▸ TASK ITEM: Report every line of the records below that includes the string "strings".

◇ ◇ ◇ ◇

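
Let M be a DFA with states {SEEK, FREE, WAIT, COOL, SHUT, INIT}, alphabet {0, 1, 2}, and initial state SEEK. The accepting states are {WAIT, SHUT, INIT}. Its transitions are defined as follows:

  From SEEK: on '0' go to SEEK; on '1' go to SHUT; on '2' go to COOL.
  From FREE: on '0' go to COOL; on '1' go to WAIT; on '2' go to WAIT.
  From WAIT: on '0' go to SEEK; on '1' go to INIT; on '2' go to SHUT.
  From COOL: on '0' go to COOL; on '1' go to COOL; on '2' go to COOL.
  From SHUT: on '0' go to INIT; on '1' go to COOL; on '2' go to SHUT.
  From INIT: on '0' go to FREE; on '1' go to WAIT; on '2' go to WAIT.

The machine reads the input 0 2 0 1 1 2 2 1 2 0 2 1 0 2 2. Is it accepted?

start at SEEK
read '0': SEEK → SEEK
read '2': SEEK → COOL
read '0': COOL → COOL
read '1': COOL → COOL
read '1': COOL → COOL
read '2': COOL → COOL
read '2': COOL → COOL
read '1': COOL → COOL
read '2': COOL → COOL
read '0': COOL → COOL
read '2': COOL → COOL
read '1': COOL → COOL
read '0': COOL → COOL
read '2': COOL → COOL
read '2': COOL → COOL
End state COOL is not accepting.

No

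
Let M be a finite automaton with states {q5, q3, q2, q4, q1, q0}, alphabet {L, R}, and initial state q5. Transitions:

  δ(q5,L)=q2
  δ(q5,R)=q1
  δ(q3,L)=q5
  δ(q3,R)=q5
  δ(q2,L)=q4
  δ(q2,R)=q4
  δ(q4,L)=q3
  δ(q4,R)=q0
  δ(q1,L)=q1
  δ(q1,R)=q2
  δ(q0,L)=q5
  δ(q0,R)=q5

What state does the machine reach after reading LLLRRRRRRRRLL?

q5 → q2 → q4 → q3 → q5 → q1 → q2 → q4 → q0 → q5 → q1 → q2 → q4 → q3

q3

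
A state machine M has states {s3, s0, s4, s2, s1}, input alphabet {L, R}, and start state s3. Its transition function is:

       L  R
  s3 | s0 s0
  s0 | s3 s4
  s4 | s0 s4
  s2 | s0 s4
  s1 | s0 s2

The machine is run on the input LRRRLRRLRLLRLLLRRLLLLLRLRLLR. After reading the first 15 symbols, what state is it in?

s3 → s0 → s4 → s4 → s4 → s0 → s4 → s4 → s0 → s4 → s0 → s3 → s0 → s3 → s0 → s3
After 15 symbols: s3.

s3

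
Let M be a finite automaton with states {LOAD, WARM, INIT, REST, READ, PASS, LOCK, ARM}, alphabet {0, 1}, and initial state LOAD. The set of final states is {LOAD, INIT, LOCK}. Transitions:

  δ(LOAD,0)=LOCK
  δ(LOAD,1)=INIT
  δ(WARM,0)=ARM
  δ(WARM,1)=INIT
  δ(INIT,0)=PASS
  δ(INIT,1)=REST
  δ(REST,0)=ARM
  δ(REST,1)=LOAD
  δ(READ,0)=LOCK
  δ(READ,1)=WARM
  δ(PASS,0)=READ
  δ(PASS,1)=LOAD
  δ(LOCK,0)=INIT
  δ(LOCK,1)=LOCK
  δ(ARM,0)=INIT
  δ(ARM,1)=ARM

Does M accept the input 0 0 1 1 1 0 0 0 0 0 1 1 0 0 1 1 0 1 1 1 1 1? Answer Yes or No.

Yes

LOAD → LOCK → INIT → REST → LOAD → INIT → PASS → READ → LOCK → INIT → PASS → LOAD → INIT → PASS → READ → WARM → INIT → PASS → LOAD → INIT → REST → LOAD → INIT
End state INIT is accepting.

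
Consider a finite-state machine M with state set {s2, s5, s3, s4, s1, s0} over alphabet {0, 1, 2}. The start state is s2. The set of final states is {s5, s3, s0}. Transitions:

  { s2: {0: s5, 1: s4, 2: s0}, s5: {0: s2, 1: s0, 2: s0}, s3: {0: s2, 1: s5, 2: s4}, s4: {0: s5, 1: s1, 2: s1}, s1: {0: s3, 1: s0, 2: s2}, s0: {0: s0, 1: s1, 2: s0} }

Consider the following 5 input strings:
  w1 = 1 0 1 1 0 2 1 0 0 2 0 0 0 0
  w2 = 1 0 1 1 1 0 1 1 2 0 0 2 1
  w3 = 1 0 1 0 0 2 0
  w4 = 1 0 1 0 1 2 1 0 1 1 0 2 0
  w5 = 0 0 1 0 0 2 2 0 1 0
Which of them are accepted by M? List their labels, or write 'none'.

w1: s2 → s4 → s5 → s0 → s1 → s3 → s4 → s1 → s3 → s2 → s0 → s0 → s0 → s0 → s0  → end s0, accepted
w2: s2 → s4 → s5 → s0 → s1 → s0 → s0 → s1 → s0 → s0 → s0 → s0 → s0 → s1  → end s1, rejected
w3: s2 → s4 → s5 → s0 → s0 → s0 → s0 → s0  → end s0, accepted
w4: s2 → s4 → s5 → s0 → s0 → s1 → s2 → s4 → s5 → s0 → s1 → s3 → s4 → s5  → end s5, accepted
w5: s2 → s5 → s2 → s4 → s5 → s2 → s0 → s0 → s0 → s1 → s3  → end s3, accepted

w1, w3, w4, w5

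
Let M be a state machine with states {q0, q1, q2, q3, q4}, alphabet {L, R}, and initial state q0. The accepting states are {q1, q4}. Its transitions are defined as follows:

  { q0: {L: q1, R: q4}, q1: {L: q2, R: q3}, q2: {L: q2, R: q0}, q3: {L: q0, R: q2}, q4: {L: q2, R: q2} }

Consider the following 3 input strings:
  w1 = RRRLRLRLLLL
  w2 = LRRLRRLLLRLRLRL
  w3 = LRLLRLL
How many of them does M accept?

w1:
  start at q0
  read 'R': q0 → q4
  read 'R': q4 → q2
  read 'R': q2 → q0
  read 'L': q0 → q1
  read 'R': q1 → q3
  read 'L': q3 → q0
  read 'R': q0 → q4
  read 'L': q4 → q2
  read 'L': q2 → q2
  read 'L': q2 → q2
  read 'L': q2 → q2
  end q2, rejected
w2:
  start at q0
  read 'L': q0 → q1
  read 'R': q1 → q3
  read 'R': q3 → q2
  read 'L': q2 → q2
  read 'R': q2 → q0
  read 'R': q0 → q4
  read 'L': q4 → q2
  read 'L': q2 → q2
  read 'L': q2 → q2
  read 'R': q2 → q0
  read 'L': q0 → q1
  read 'R': q1 → q3
  read 'L': q3 → q0
  read 'R': q0 → q4
  read 'L': q4 → q2
  end q2, rejected
w3:
  start at q0
  read 'L': q0 → q1
  read 'R': q1 → q3
  read 'L': q3 → q0
  read 'L': q0 → q1
  read 'R': q1 → q3
  read 'L': q3 → q0
  read 'L': q0 → q1
  end q1, accepted

1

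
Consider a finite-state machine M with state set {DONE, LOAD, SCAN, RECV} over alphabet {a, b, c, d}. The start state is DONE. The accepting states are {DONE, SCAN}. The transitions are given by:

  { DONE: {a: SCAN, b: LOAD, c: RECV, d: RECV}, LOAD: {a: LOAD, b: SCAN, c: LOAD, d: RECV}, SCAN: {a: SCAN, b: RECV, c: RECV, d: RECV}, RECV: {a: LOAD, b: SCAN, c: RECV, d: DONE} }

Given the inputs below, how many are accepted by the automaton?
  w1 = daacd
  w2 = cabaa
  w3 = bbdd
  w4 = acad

w1: Trace: DONE -d-> RECV -a-> LOAD -a-> LOAD -c-> LOAD -d-> RECV  → end RECV, rejected
w2: Trace: DONE -c-> RECV -a-> LOAD -b-> SCAN -a-> SCAN -a-> SCAN  → end SCAN, accepted
w3: Trace: DONE -b-> LOAD -b-> SCAN -d-> RECV -d-> DONE  → end DONE, accepted
w4: Trace: DONE -a-> SCAN -c-> RECV -a-> LOAD -d-> RECV  → end RECV, rejected

2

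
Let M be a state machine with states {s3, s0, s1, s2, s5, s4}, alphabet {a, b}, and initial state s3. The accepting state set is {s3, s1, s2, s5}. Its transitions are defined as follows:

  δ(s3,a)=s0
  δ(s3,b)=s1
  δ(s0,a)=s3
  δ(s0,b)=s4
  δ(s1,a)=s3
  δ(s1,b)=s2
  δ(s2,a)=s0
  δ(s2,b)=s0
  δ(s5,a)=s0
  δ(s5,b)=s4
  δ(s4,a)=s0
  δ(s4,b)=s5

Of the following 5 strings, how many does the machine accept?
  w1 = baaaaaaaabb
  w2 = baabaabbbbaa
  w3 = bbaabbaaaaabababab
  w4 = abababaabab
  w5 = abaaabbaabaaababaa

w1: Trace: s3 -b-> s1 -a-> s3 -a-> s0 -a-> s3 -a-> s0 -a-> s3 -a-> s0 -a-> s3 -a-> s0 -b-> s4 -b-> s5  → end s5, accepted
w2: Trace: s3 -b-> s1 -a-> s3 -a-> s0 -b-> s4 -a-> s0 -a-> s3 -b-> s1 -b-> s2 -b-> s0 -b-> s4 -a-> s0 -a-> s3  → end s3, accepted
w3: Trace: s3 -b-> s1 -b-> s2 -a-> s0 -a-> s3 -b-> s1 -b-> s2 -a-> s0 -a-> s3 -a-> s0 -a-> s3 -a-> s0 -b-> s4 -a-> s0 -b-> s4 -a-> s0 -b-> s4 -a-> s0 -b-> s4  → end s4, rejected
w4: Trace: s3 -a-> s0 -b-> s4 -a-> s0 -b-> s4 -a-> s0 -b-> s4 -a-> s0 -a-> s3 -b-> s1 -a-> s3 -b-> s1  → end s1, accepted
w5: Trace: s3 -a-> s0 -b-> s4 -a-> s0 -a-> s3 -a-> s0 -b-> s4 -b-> s5 -a-> s0 -a-> s3 -b-> s1 -a-> s3 -a-> s0 -a-> s3 -b-> s1 -a-> s3 -b-> s1 -a-> s3 -a-> s0  → end s0, rejected

3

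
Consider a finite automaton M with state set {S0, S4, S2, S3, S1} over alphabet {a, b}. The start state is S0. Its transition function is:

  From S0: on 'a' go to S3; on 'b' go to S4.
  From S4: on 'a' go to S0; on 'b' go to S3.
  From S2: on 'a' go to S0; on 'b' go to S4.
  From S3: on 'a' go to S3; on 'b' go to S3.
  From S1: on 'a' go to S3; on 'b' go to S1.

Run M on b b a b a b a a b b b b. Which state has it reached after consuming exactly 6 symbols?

S3

S0 → S4 → S3 → S3 → S3 → S3 → S3
After 6 symbols: S3.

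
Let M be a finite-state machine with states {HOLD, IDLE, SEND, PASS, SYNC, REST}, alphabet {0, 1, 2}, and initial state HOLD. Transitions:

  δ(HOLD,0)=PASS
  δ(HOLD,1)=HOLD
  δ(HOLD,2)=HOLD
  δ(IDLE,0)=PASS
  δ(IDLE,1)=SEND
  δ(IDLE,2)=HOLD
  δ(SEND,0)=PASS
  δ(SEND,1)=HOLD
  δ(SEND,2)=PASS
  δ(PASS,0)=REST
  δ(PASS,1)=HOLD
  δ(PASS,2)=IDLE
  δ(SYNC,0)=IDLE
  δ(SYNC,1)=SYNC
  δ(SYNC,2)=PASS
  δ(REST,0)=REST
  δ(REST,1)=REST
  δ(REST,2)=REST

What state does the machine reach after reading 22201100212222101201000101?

Trace: HOLD -2-> HOLD -2-> HOLD -2-> HOLD -0-> PASS -1-> HOLD -1-> HOLD -0-> PASS -0-> REST -2-> REST -1-> REST -2-> REST -2-> REST -2-> REST -2-> REST -1-> REST -0-> REST -1-> REST -2-> REST -0-> REST -1-> REST -0-> REST -0-> REST -0-> REST -1-> REST -0-> REST -1-> REST

REST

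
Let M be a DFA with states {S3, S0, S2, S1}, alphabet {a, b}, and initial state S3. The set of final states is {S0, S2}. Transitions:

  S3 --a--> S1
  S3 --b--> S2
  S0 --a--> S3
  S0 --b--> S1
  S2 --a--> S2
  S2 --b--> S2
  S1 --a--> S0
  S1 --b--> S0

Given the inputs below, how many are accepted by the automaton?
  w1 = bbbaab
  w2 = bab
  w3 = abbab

2

w1: Trace: S3 -b-> S2 -b-> S2 -b-> S2 -a-> S2 -a-> S2 -b-> S2  → end S2, accepted
w2: Trace: S3 -b-> S2 -a-> S2 -b-> S2  → end S2, accepted
w3: Trace: S3 -a-> S1 -b-> S0 -b-> S1 -a-> S0 -b-> S1  → end S1, rejected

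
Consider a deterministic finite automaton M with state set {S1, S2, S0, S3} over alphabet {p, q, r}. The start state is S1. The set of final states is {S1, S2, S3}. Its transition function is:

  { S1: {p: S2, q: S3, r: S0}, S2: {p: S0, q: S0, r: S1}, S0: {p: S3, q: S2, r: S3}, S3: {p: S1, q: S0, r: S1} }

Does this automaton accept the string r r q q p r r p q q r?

Trace: S1 -r-> S0 -r-> S3 -q-> S0 -q-> S2 -p-> S0 -r-> S3 -r-> S1 -p-> S2 -q-> S0 -q-> S2 -r-> S1
End state S1 is accepting.

Yes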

◇ ◇ ◇ ◇

▸ TASK RESPONSE:
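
Consider the following 5 input strings:
Consider the following 3 input strings:
Of the following 5 strings, how many does the machine accept?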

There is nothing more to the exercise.